Your output should contain every record, unchanged.
________________
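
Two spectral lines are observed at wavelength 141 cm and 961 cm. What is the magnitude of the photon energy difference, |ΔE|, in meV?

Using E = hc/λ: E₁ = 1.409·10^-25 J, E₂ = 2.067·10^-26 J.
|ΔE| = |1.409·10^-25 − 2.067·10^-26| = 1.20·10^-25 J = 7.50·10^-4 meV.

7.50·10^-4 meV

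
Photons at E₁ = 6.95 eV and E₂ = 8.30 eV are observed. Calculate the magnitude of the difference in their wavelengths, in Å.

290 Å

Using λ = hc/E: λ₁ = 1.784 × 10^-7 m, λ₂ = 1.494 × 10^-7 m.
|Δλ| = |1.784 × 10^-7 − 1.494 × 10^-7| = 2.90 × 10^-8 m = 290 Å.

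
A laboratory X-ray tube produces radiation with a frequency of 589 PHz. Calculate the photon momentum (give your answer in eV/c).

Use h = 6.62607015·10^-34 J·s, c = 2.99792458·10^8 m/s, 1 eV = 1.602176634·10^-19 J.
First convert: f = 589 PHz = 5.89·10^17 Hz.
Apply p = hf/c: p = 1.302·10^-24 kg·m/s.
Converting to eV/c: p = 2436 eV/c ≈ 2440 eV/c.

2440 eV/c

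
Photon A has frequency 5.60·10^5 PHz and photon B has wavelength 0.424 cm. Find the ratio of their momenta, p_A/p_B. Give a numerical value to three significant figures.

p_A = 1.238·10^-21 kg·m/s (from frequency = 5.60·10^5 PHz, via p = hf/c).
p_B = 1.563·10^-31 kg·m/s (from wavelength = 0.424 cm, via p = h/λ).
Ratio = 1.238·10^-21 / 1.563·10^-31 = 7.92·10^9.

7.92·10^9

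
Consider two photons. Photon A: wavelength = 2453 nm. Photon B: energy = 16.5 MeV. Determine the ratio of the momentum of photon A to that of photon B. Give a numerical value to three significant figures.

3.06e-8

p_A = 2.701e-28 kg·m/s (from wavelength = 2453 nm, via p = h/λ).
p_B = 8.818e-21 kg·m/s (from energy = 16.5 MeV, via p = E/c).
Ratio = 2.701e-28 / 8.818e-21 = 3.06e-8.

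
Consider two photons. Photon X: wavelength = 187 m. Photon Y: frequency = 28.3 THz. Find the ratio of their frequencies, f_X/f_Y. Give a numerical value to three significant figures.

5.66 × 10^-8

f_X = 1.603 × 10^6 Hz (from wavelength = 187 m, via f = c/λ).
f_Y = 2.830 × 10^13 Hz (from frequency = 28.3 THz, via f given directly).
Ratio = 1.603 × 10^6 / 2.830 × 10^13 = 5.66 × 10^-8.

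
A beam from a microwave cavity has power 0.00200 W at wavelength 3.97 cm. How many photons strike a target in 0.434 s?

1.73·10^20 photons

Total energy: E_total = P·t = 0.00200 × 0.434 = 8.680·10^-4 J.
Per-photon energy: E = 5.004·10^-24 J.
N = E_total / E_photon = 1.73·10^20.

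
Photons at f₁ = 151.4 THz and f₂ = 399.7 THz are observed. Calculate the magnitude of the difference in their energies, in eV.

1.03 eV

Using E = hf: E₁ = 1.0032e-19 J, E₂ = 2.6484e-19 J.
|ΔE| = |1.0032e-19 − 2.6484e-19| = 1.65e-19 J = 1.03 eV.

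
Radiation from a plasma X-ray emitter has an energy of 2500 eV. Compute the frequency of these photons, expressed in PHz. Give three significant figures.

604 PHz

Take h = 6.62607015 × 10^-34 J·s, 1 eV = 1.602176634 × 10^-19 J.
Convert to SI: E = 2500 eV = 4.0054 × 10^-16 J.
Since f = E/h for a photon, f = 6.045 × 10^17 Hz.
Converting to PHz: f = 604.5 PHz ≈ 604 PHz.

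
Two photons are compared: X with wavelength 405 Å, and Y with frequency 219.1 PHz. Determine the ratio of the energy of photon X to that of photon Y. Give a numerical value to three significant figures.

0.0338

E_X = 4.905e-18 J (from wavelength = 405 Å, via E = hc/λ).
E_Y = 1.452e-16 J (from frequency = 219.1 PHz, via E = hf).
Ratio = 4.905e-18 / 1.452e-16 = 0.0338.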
________________
__Your solution__:
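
Two spectral lines are observed at wavelength 141 cm and 961 cm. What is the magnitude of the photon energy difference, |ΔE|, in meV?

Using E = hc/λ: E₁ = 1.409·10^-25 J, E₂ = 2.067·10^-26 J.
|ΔE| = |1.409·10^-25 − 2.067·10^-26| = 1.20·10^-25 J = 7.50·10^-4 meV.

7.50·10^-4 meV

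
Photons at E₁ = 6.95 eV and E₂ = 8.30 eV are observed. Calculate the magnitude of the difference in their wavelengths, in Å.

290 Å

Using λ = hc/E: λ₁ = 1.784 × 10^-7 m, λ₂ = 1.494 × 10^-7 m.
|Δλ| = |1.784 × 10^-7 − 1.494 × 10^-7| = 2.90 × 10^-8 m = 290 Å.

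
A laboratory X-ray tube produces radiation with a frequency of 589 PHz. Calculate the photon momentum (give your answer in eV/c).

Use h = 6.62607015·10^-34 J·s, c = 2.99792458·10^8 m/s, 1 eV = 1.602176634·10^-19 J.
First convert: f = 589 PHz = 5.89·10^17 Hz.
Apply p = hf/c: p = 1.302·10^-24 kg·m/s.
Converting to eV/c: p = 2436 eV/c ≈ 2440 eV/c.

2440 eV/c

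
Photon A has frequency 5.60·10^5 PHz and photon B has wavelength 0.424 cm. Find the ratio of their momenta, p_A/p_B. Give a numerical value to three significant figures.

p_A = 1.238·10^-21 kg·m/s (from frequency = 5.60·10^5 PHz, via p = hf/c).
p_B = 1.563·10^-31 kg·m/s (from wavelength = 0.424 cm, via p = h/λ).
Ratio = 1.238·10^-21 / 1.563·10^-31 = 7.92·10^9.

7.92·10^9

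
Consider two photons. Photon A: wavelength = 2453 nm. Photon B: energy = 16.5 MeV. Determine the ratio of the momentum of photon A to that of photon B. Give a numerical value to three significant figures.

3.06e-8

p_A = 2.701e-28 kg·m/s (from wavelength = 2453 nm, via p = h/λ).
p_B = 8.818e-21 kg·m/s (from energy = 16.5 MeV, via p = E/c).
Ratio = 2.701e-28 / 8.818e-21 = 3.06e-8.

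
Consider two photons. Photon X: wavelength = 187 m. Photon Y: frequency = 28.3 THz. Find the ratio of their frequencies, f_X/f_Y. Give a numerical value to three significant figures.

5.66 × 10^-8

f_X = 1.603 × 10^6 Hz (from wavelength = 187 m, via f = c/λ).
f_Y = 2.830 × 10^13 Hz (from frequency = 28.3 THz, via f given directly).
Ratio = 1.603 × 10^6 / 2.830 × 10^13 = 5.66 × 10^-8.

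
A beam from a microwave cavity has power 0.00200 W at wavelength 3.97 cm. How many photons strike a target in 0.434 s?

1.73·10^20 photons

Total energy: E_total = P·t = 0.00200 × 0.434 = 8.680·10^-4 J.
Per-photon energy: E = 5.004·10^-24 J.
N = E_total / E_photon = 1.73·10^20.

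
Photons at f₁ = 151.4 THz and f₂ = 399.7 THz are observed. Calculate the magnitude of the difference in their energies, in eV.

1.03 eV

Using E = hf: E₁ = 1.0032e-19 J, E₂ = 2.6484e-19 J.
|ΔE| = |1.0032e-19 − 2.6484e-19| = 1.65e-19 J = 1.03 eV.

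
Radiation from a plasma X-ray emitter has an energy of 2500 eV. Compute the frequency of these photons, expressed in PHz. Give three significant figures.

604 PHz

Take h = 6.62607015 × 10^-34 J·s, 1 eV = 1.602176634 × 10^-19 J.
Convert to SI: E = 2500 eV = 4.0054 × 10^-16 J.
Since f = E/h for a photon, f = 6.045 × 10^17 Hz.
Converting to PHz: f = 604.5 PHz ≈ 604 PHz.

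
Two photons are compared: X with wavelength 405 Å, and Y with frequency 219.1 PHz. Determine the ratio of the energy of photon X to that of photon Y. Give a numerical value to three significant figures.

0.0338

E_X = 4.905e-18 J (from wavelength = 405 Å, via E = hc/λ).
E_Y = 1.452e-16 J (from frequency = 219.1 PHz, via E = hf).
Ratio = 4.905e-18 / 1.452e-16 = 0.0338.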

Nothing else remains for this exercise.